Source records:

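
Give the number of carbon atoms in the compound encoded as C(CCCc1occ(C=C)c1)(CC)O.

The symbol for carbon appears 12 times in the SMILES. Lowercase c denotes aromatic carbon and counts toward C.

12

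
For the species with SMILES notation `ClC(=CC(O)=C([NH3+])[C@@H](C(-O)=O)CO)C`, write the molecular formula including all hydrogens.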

--

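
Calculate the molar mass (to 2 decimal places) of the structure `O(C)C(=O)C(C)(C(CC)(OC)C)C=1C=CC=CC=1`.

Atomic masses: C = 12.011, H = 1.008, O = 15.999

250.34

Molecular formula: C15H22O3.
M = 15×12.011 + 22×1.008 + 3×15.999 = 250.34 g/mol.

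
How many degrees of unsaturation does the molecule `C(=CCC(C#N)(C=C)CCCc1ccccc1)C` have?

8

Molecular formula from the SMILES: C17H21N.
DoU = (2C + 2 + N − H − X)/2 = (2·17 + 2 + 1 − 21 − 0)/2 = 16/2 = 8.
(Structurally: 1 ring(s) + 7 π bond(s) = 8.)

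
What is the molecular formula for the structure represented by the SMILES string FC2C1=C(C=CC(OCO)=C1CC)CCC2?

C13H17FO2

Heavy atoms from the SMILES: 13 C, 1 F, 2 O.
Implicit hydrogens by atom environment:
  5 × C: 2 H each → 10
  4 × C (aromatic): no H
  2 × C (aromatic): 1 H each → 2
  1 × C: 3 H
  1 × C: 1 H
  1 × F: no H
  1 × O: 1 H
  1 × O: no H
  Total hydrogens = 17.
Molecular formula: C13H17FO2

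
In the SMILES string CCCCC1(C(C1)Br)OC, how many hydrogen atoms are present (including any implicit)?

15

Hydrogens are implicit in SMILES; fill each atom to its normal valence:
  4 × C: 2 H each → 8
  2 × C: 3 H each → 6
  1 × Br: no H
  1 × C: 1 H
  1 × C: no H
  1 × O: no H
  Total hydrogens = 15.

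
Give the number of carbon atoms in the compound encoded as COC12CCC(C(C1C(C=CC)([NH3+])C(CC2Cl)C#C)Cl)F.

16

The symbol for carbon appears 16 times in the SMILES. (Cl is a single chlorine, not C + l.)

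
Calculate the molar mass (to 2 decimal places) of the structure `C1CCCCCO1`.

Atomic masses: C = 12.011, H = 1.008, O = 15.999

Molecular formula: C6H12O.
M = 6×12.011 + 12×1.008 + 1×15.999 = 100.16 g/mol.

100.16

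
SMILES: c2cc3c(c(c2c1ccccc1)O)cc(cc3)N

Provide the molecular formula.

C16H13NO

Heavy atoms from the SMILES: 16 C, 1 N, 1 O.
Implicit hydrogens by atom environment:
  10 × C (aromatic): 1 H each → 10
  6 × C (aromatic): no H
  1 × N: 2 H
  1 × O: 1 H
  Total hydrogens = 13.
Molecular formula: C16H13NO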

Try it:
Given the records above, reproduce precisely and only the lines between the line holding "encoded as C(CCCc1occ(C=C)c1)(CC)O." and the line holding "For the species", inclusive.

Answer box:
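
Give the number of carbon atoms in the compound encoded as C(CCCc1occ(C=C)c1)(CC)O.

The symbol for carbon appears 12 times in the SMILES. Lowercase c denotes aromatic carbon and counts toward C.

12

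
For the species with SMILES notation `ClC(=CC(O)=C([NH3+])[C@@H](C(-O)=O)CO)C`, write the molecular formula including all hydrogens.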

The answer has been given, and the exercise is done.